Exercise goal - The task here is to set down every line of the listing exactly.

++++++

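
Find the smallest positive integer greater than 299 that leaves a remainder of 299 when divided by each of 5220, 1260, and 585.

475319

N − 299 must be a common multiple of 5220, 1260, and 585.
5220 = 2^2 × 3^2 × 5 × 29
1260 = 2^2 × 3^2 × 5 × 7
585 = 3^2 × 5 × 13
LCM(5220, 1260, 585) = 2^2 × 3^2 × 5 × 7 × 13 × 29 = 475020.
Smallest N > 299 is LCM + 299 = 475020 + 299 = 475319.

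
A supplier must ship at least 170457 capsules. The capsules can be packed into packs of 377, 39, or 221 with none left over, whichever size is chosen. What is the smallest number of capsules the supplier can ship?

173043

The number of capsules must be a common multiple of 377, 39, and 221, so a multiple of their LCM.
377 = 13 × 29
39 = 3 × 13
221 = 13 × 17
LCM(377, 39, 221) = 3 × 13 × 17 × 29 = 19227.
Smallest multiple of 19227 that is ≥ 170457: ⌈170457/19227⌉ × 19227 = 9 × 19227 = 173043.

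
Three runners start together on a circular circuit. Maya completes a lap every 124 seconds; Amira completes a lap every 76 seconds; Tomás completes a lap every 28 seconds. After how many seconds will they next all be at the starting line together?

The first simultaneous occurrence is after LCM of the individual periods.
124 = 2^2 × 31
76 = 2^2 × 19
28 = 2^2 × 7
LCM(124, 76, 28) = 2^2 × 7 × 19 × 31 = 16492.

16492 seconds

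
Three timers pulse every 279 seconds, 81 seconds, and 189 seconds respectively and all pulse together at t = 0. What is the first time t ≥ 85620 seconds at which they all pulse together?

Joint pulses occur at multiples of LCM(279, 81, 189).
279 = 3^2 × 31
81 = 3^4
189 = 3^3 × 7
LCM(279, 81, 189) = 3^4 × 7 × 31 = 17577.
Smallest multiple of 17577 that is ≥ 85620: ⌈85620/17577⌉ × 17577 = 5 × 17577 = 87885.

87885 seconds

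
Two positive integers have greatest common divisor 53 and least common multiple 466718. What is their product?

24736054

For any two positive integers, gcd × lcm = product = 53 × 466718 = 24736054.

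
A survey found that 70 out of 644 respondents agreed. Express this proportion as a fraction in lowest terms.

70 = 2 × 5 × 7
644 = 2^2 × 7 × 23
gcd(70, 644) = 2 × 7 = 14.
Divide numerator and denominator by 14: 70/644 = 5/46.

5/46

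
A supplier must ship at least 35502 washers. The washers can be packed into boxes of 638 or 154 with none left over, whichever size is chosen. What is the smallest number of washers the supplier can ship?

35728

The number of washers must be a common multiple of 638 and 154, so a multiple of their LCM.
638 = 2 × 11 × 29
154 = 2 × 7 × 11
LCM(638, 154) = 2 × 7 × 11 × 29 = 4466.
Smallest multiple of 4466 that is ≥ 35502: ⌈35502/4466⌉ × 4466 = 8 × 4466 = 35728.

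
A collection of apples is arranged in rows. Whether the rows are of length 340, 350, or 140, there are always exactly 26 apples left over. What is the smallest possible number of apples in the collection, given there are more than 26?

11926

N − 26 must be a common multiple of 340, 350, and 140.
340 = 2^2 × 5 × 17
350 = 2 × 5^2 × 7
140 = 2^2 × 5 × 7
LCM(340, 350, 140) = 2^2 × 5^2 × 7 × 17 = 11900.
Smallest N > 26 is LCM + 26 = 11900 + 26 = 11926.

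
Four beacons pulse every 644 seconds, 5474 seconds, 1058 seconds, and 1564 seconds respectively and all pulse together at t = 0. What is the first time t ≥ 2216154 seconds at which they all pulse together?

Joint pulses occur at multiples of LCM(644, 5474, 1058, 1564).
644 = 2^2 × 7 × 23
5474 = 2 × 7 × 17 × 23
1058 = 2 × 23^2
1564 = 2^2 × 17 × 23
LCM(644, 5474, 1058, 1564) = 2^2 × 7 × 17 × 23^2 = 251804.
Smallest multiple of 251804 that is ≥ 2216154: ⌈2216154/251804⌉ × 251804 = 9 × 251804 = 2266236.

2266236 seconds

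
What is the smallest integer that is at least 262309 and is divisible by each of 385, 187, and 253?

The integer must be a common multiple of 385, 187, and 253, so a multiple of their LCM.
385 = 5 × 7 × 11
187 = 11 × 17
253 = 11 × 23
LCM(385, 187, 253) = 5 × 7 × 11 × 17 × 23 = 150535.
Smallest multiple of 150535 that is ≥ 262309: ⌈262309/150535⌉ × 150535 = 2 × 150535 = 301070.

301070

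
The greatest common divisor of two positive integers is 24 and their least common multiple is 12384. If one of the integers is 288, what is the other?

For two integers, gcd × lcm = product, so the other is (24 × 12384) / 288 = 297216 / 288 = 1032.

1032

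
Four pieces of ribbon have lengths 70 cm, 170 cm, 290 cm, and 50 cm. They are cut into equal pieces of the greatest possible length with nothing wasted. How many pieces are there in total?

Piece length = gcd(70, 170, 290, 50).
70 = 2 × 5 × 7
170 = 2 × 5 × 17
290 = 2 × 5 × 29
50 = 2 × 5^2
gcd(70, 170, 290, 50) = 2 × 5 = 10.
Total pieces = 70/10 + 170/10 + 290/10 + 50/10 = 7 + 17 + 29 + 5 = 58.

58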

++++++

Your solution -
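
Find the smallest positive integer greater than 299 that leaves a remainder of 299 when divided by each of 5220, 1260, and 585.

475319

N − 299 must be a common multiple of 5220, 1260, and 585.
5220 = 2^2 × 3^2 × 5 × 29
1260 = 2^2 × 3^2 × 5 × 7
585 = 3^2 × 5 × 13
LCM(5220, 1260, 585) = 2^2 × 3^2 × 5 × 7 × 13 × 29 = 475020.
Smallest N > 299 is LCM + 299 = 475020 + 299 = 475319.

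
A supplier must ship at least 170457 capsules. The capsules can be packed into packs of 377, 39, or 221 with none left over, whichever size is chosen. What is the smallest number of capsules the supplier can ship?

173043

The number of capsules must be a common multiple of 377, 39, and 221, so a multiple of their LCM.
377 = 13 × 29
39 = 3 × 13
221 = 13 × 17
LCM(377, 39, 221) = 3 × 13 × 17 × 29 = 19227.
Smallest multiple of 19227 that is ≥ 170457: ⌈170457/19227⌉ × 19227 = 9 × 19227 = 173043.

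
Three runners start together on a circular circuit. Maya completes a lap every 124 seconds; Amira completes a lap every 76 seconds; Tomás completes a lap every 28 seconds. After how many seconds will they next all be at the starting line together?

The first simultaneous occurrence is after LCM of the individual periods.
124 = 2^2 × 31
76 = 2^2 × 19
28 = 2^2 × 7
LCM(124, 76, 28) = 2^2 × 7 × 19 × 31 = 16492.

16492 seconds

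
Three timers pulse every 279 seconds, 81 seconds, and 189 seconds respectively and all pulse together at t = 0. What is the first time t ≥ 85620 seconds at which they all pulse together?

Joint pulses occur at multiples of LCM(279, 81, 189).
279 = 3^2 × 31
81 = 3^4
189 = 3^3 × 7
LCM(279, 81, 189) = 3^4 × 7 × 31 = 17577.
Smallest multiple of 17577 that is ≥ 85620: ⌈85620/17577⌉ × 17577 = 5 × 17577 = 87885.

87885 seconds

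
Two positive integers have greatest common divisor 53 and least common multiple 466718. What is their product?

24736054

For any two positive integers, gcd × lcm = product = 53 × 466718 = 24736054.

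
A survey found that 70 out of 644 respondents agreed. Express this proportion as a fraction in lowest terms.

70 = 2 × 5 × 7
644 = 2^2 × 7 × 23
gcd(70, 644) = 2 × 7 = 14.
Divide numerator and denominator by 14: 70/644 = 5/46.

5/46

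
A supplier must ship at least 35502 washers. The washers can be packed into boxes of 638 or 154 with none left over, whichever size is chosen. What is the smallest number of washers the supplier can ship?

35728

The number of washers must be a common multiple of 638 and 154, so a multiple of their LCM.
638 = 2 × 11 × 29
154 = 2 × 7 × 11
LCM(638, 154) = 2 × 7 × 11 × 29 = 4466.
Smallest multiple of 4466 that is ≥ 35502: ⌈35502/4466⌉ × 4466 = 8 × 4466 = 35728.

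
A collection of apples is arranged in rows. Whether the rows are of length 340, 350, or 140, there are always exactly 26 apples left over. What is the smallest possible number of apples in the collection, given there are more than 26?

11926

N − 26 must be a common multiple of 340, 350, and 140.
340 = 2^2 × 5 × 17
350 = 2 × 5^2 × 7
140 = 2^2 × 5 × 7
LCM(340, 350, 140) = 2^2 × 5^2 × 7 × 17 = 11900.
Smallest N > 26 is LCM + 26 = 11900 + 26 = 11926.

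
Four beacons pulse every 644 seconds, 5474 seconds, 1058 seconds, and 1564 seconds respectively and all pulse together at t = 0. What is the first time t ≥ 2216154 seconds at which they all pulse together?

Joint pulses occur at multiples of LCM(644, 5474, 1058, 1564).
644 = 2^2 × 7 × 23
5474 = 2 × 7 × 17 × 23
1058 = 2 × 23^2
1564 = 2^2 × 17 × 23
LCM(644, 5474, 1058, 1564) = 2^2 × 7 × 17 × 23^2 = 251804.
Smallest multiple of 251804 that is ≥ 2216154: ⌈2216154/251804⌉ × 251804 = 9 × 251804 = 2266236.

2266236 seconds

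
What is the smallest integer that is at least 262309 and is divisible by each of 385, 187, and 253?

The integer must be a common multiple of 385, 187, and 253, so a multiple of their LCM.
385 = 5 × 7 × 11
187 = 11 × 17
253 = 11 × 23
LCM(385, 187, 253) = 5 × 7 × 11 × 17 × 23 = 150535.
Smallest multiple of 150535 that is ≥ 262309: ⌈262309/150535⌉ × 150535 = 2 × 150535 = 301070.

301070

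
The greatest common divisor of two positive integers is 24 and their least common multiple is 12384. If one of the integers is 288, what is the other?

For two integers, gcd × lcm = product, so the other is (24 × 12384) / 288 = 297216 / 288 = 1032.

1032

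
Four pieces of ribbon have lengths 70 cm, 170 cm, 290 cm, and 50 cm. They are cut into equal pieces of the greatest possible length with nothing wasted. How many pieces are there in total?

Piece length = gcd(70, 170, 290, 50).
70 = 2 × 5 × 7
170 = 2 × 5 × 17
290 = 2 × 5 × 29
50 = 2 × 5^2
gcd(70, 170, 290, 50) = 2 × 5 = 10.
Total pieces = 70/10 + 170/10 + 290/10 + 50/10 = 7 + 17 + 29 + 5 = 58.

58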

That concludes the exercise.